---------- RECORDS SUPPLIED ----------

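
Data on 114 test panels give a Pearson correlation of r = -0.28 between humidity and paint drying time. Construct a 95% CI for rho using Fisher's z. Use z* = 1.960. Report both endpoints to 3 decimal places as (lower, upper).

Fisher z: z_r = atanh(r) = ½·ln((1+(-0.28))/(1−(-0.28))) = -0.287682
SE(z) = 1/√(n−3) = 1/√111 = 0.094916
95% ⇒ z* = 1.960; margin = 1.960·0.094916 = 0.186035
CI on z-scale: (-0.473717, -0.101647)
Back-transform: tanh(-0.473717) = -0.441198, tanh(-0.101647) = -0.101298

(-0.441, -0.101)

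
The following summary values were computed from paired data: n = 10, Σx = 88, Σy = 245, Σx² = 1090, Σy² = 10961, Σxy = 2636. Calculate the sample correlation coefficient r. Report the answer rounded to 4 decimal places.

0.3837

S_xy = nΣxy − ΣxΣy = 10·2636 − 88·245 = 26360 − 21560 = 4800
S_xx = nΣx² − (Σx)² = 10·1090 − 88² = 10900 − 7744 = 3156
S_yy = nΣy² − (Σy)² = 10·10961 − 245² = 109610 − 60025 = 49585
r = S_xy / √(S_xx·S_yy) = 4800 / √(3156·49585) = 4800 / √156490260 = 4800 / 12509.6067 = 0.3837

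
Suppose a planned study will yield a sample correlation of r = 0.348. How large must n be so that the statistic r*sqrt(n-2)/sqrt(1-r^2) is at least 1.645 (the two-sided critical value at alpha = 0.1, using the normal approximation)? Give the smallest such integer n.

Need r·√(n−2)/√(1−r²) ≥ 1.645
√(n−2) ≥ 1.645·√(1−0.121104) / 0.348 = 1.645·0.937495 / 0.348 = 4.4315
n−2 ≥ 19.6382  ⇒  n ≥ 21.6382
Smallest integer n = 22

22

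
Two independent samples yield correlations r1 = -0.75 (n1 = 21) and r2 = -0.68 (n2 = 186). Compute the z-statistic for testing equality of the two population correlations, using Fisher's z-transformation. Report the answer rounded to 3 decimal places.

-0.582

Fisher z-transforms: z1 = atanh(-0.75) = -0.972955, z2 = atanh(-0.68) = -0.829114; difference d = -0.143841
Var(d) = 1/18 + 1/183 = 0.0555556 + 0.0054645 = 0.0610201
z = d/√Var(d) = -0.143841 / √0.0610201 = -0.143841 / 0.247022 = -0.582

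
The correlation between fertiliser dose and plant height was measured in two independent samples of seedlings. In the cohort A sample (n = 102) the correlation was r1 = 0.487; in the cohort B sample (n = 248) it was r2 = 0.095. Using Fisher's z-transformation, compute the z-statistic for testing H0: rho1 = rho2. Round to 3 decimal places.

Fisher z-transforms: z1 = atanh(0.487) = 0.532120, z2 = atanh(0.095) = 0.095287; difference d = 0.436833
Var(d) = 1/99 + 1/245 = 0.0101010 + 0.0040816 = 0.0141826
z = d/√Var(d) = 0.436833 / √0.0141826 = 0.436833 / 0.119091 = 3.668

3.668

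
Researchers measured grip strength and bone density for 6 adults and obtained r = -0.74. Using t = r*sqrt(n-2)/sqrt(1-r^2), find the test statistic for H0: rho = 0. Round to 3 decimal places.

-2.200

1 − r² = 1 − 0.5476 = 0.4524;  √(1−r²) = 0.672607
√(n−2) = √4 = 2.000000
t = r·√(n−2)/√(1−r²) = -0.74 · 2.000000 / 0.672607 = -2.200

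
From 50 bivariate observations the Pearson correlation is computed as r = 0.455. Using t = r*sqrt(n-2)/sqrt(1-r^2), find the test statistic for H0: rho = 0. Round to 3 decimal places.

t = r·√(n−2) / √(1−r²) with r = 0.455, n = 50
  = 0.455·√48 / √(1 − 0.207025)
  = 0.455·6.928203 / 0.890491
  = 3.152332 / 0.890491 = 3.540

3.540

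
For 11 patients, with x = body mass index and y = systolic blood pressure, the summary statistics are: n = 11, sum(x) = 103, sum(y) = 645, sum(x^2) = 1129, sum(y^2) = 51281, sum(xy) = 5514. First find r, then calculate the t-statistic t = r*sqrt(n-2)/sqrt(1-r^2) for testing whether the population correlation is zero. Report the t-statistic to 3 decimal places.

-1.132

S_xy = nΣxy − ΣxΣy = 11·5514 − 103·645 = 60654 − 66435 = -5781
S_xx = nΣx² − (Σx)² = 11·1129 − 103² = 12419 − 10609 = 1810
S_yy = nΣy² − (Σy)² = 11·51281 − 645² = 564091 − 416025 = 148066
r = S_xy / √(S_xx·S_yy) = -5781 / √(1810·148066) = -5781 / √267999460 = -5781 / 16370.6891 = -0.3531
t = r·√(n−2)/√(1−r²) = -0.3531·√9 / √(1−0.124680) = -1.059300 / 0.935585 = -1.132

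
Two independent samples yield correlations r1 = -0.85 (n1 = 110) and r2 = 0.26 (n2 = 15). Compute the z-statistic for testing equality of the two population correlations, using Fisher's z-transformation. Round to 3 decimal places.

-5.000

Fisher z-transforms: z1 = atanh(-0.85) = -1.256153, z2 = atanh(0.26) = 0.266108; difference d = -1.522261
Var(d) = 1/107 + 1/12 = 0.0093458 + 0.0833333 = 0.0926791
z = d/√Var(d) = -1.522261 / √0.0926791 = -1.522261 / 0.304432 = -5.000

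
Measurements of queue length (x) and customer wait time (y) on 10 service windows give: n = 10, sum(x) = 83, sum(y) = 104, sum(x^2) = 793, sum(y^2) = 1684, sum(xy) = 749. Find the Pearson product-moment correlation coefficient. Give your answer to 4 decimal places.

-0.4560

S_xy = nΣxy − ΣxΣy = 10·749 − 83·104 = 7490 − 8632 = -1142
S_xx = nΣx² − (Σx)² = 10·793 − 83² = 7930 − 6889 = 1041
S_yy = nΣy² − (Σy)² = 10·1684 − 104² = 16840 − 10816 = 6024
r = S_xy / √(S_xx·S_yy) = -1142 / √(1041·6024) = -1142 / √6270984 = -1142 / 2504.1933 = -0.4560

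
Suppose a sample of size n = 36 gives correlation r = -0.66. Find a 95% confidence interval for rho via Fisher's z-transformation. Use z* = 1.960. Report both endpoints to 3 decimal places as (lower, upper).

z_r = atanh(-0.66) = -0.792814;  SE = 1/√(n−3) = 1/√33 = 0.174078
z-limits: -0.792814 ± 1.960·0.174078 = -0.792814 ± 0.341193 = [-1.134007, -0.451621]
ρ-limits: (tanh -1.134007, tanh -0.451621) = (-0.812, -0.423)

(-0.812, -0.423)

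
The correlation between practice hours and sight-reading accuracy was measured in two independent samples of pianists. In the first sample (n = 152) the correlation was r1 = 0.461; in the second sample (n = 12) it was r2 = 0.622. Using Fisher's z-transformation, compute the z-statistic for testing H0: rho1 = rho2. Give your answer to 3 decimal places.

Fisher z-transforms: z1 = atanh(0.461) = 0.498580, z2 = atanh(0.622) = 0.728261; difference d = -0.229681
Var(d) = 1/149 + 1/9 = 0.0067114 + 0.1111111 = 0.1178225
z = d/√Var(d) = -0.229681 / √0.1178225 = -0.229681 / 0.343253 = -0.669

-0.669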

----------

:: TRY IT ::
Copy each line of the material exactly as written.

:: RESPONSE AREA ::
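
Data on 114 test panels give a Pearson correlation of r = -0.28 between humidity and paint drying time. Construct a 95% CI for rho using Fisher's z. Use z* = 1.960. Report both endpoints to 3 decimal places as (lower, upper).

Fisher z: z_r = atanh(r) = ½·ln((1+(-0.28))/(1−(-0.28))) = -0.287682
SE(z) = 1/√(n−3) = 1/√111 = 0.094916
95% ⇒ z* = 1.960; margin = 1.960·0.094916 = 0.186035
CI on z-scale: (-0.473717, -0.101647)
Back-transform: tanh(-0.473717) = -0.441198, tanh(-0.101647) = -0.101298

(-0.441, -0.101)

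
The following summary values were computed from paired data: n = 10, Σx = 88, Σy = 245, Σx² = 1090, Σy² = 10961, Σxy = 2636. Calculate the sample correlation coefficient r. Report the answer rounded to 4 decimal places.

0.3837

S_xy = nΣxy − ΣxΣy = 10·2636 − 88·245 = 26360 − 21560 = 4800
S_xx = nΣx² − (Σx)² = 10·1090 − 88² = 10900 − 7744 = 3156
S_yy = nΣy² − (Σy)² = 10·10961 − 245² = 109610 − 60025 = 49585
r = S_xy / √(S_xx·S_yy) = 4800 / √(3156·49585) = 4800 / √156490260 = 4800 / 12509.6067 = 0.3837

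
Suppose a planned study will yield a sample correlation of r = 0.348. How large must n be so that the statistic r*sqrt(n-2)/sqrt(1-r^2) is at least 1.645 (the two-sided critical value at alpha = 0.1, using the normal approximation)? Give the smallest such integer n.

Need r·√(n−2)/√(1−r²) ≥ 1.645
√(n−2) ≥ 1.645·√(1−0.121104) / 0.348 = 1.645·0.937495 / 0.348 = 4.4315
n−2 ≥ 19.6382  ⇒  n ≥ 21.6382
Smallest integer n = 22

22

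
Two independent samples yield correlations r1 = -0.75 (n1 = 21) and r2 = -0.68 (n2 = 186). Compute the z-statistic for testing equality of the two population correlations, using Fisher's z-transformation. Report the answer rounded to 3 decimal places.

-0.582

Fisher z-transforms: z1 = atanh(-0.75) = -0.972955, z2 = atanh(-0.68) = -0.829114; difference d = -0.143841
Var(d) = 1/18 + 1/183 = 0.0555556 + 0.0054645 = 0.0610201
z = d/√Var(d) = -0.143841 / √0.0610201 = -0.143841 / 0.247022 = -0.582

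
The correlation between fertiliser dose and plant height was measured in two independent samples of seedlings. In the cohort A sample (n = 102) the correlation was r1 = 0.487; in the cohort B sample (n = 248) it was r2 = 0.095. Using Fisher's z-transformation, compute the z-statistic for testing H0: rho1 = rho2. Round to 3 decimal places.

Fisher z-transforms: z1 = atanh(0.487) = 0.532120, z2 = atanh(0.095) = 0.095287; difference d = 0.436833
Var(d) = 1/99 + 1/245 = 0.0101010 + 0.0040816 = 0.0141826
z = d/√Var(d) = 0.436833 / √0.0141826 = 0.436833 / 0.119091 = 3.668

3.668

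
Researchers measured grip strength and bone density for 6 adults and obtained r = -0.74. Using t = r*sqrt(n-2)/sqrt(1-r^2), find the test statistic for H0: rho = 0. Round to 3 decimal places.

-2.200

1 − r² = 1 − 0.5476 = 0.4524;  √(1−r²) = 0.672607
√(n−2) = √4 = 2.000000
t = r·√(n−2)/√(1−r²) = -0.74 · 2.000000 / 0.672607 = -2.200

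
From 50 bivariate observations the Pearson correlation is computed as r = 0.455. Using t = r*sqrt(n-2)/sqrt(1-r^2), find the test statistic for H0: rho = 0. Round to 3 decimal places.

t = r·√(n−2) / √(1−r²) with r = 0.455, n = 50
  = 0.455·√48 / √(1 − 0.207025)
  = 0.455·6.928203 / 0.890491
  = 3.152332 / 0.890491 = 3.540

3.540

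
For 11 patients, with x = body mass index and y = systolic blood pressure, the summary statistics are: n = 11, sum(x) = 103, sum(y) = 645, sum(x^2) = 1129, sum(y^2) = 51281, sum(xy) = 5514. First find r, then calculate the t-statistic t = r*sqrt(n-2)/sqrt(1-r^2) for testing whether the population correlation is zero. Report the t-statistic to 3 decimal places.

-1.132

S_xy = nΣxy − ΣxΣy = 11·5514 − 103·645 = 60654 − 66435 = -5781
S_xx = nΣx² − (Σx)² = 11·1129 − 103² = 12419 − 10609 = 1810
S_yy = nΣy² − (Σy)² = 11·51281 − 645² = 564091 − 416025 = 148066
r = S_xy / √(S_xx·S_yy) = -5781 / √(1810·148066) = -5781 / √267999460 = -5781 / 16370.6891 = -0.3531
t = r·√(n−2)/√(1−r²) = -0.3531·√9 / √(1−0.124680) = -1.059300 / 0.935585 = -1.132

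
Two independent samples yield correlations r1 = -0.85 (n1 = 110) and r2 = 0.26 (n2 = 15). Compute the z-statistic for testing equality of the two population correlations, using Fisher's z-transformation. Round to 3 decimal places.

-5.000

Fisher z-transforms: z1 = atanh(-0.85) = -1.256153, z2 = atanh(0.26) = 0.266108; difference d = -1.522261
Var(d) = 1/107 + 1/12 = 0.0093458 + 0.0833333 = 0.0926791
z = d/√Var(d) = -1.522261 / √0.0926791 = -1.522261 / 0.304432 = -5.000

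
Measurements of queue length (x) and customer wait time (y) on 10 service windows give: n = 10, sum(x) = 83, sum(y) = 104, sum(x^2) = 793, sum(y^2) = 1684, sum(xy) = 749. Find the Pearson product-moment correlation coefficient. Give your answer to 4 decimal places.

-0.4560

S_xy = nΣxy − ΣxΣy = 10·749 − 83·104 = 7490 − 8632 = -1142
S_xx = nΣx² − (Σx)² = 10·793 − 83² = 7930 − 6889 = 1041
S_yy = nΣy² − (Σy)² = 10·1684 − 104² = 16840 − 10816 = 6024
r = S_xy / √(S_xx·S_yy) = -1142 / √(1041·6024) = -1142 / √6270984 = -1142 / 2504.1933 = -0.4560

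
Suppose a sample of size n = 36 gives correlation r = -0.66. Find a 95% confidence interval for rho via Fisher's z-transformation. Use z* = 1.960. Report both endpoints to 3 decimal places as (lower, upper).

z_r = atanh(-0.66) = -0.792814;  SE = 1/√(n−3) = 1/√33 = 0.174078
z-limits: -0.792814 ± 1.960·0.174078 = -0.792814 ± 0.341193 = [-1.134007, -0.451621]
ρ-limits: (tanh -1.134007, tanh -0.451621) = (-0.812, -0.423)

(-0.812, -0.423)

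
The correlation between practice hours and sight-reading accuracy was measured in two independent samples of pianists. In the first sample (n = 152) the correlation was r1 = 0.461; in the second sample (n = 12) it was r2 = 0.622. Using Fisher's z-transformation, compute the z-statistic for testing H0: rho1 = rho2. Give your answer to 3 decimal places.

Fisher z-transforms: z1 = atanh(0.461) = 0.498580, z2 = atanh(0.622) = 0.728261; difference d = -0.229681
Var(d) = 1/149 + 1/9 = 0.0067114 + 0.1111111 = 0.1178225
z = d/√Var(d) = -0.229681 / √0.1178225 = -0.229681 / 0.343253 = -0.669

-0.669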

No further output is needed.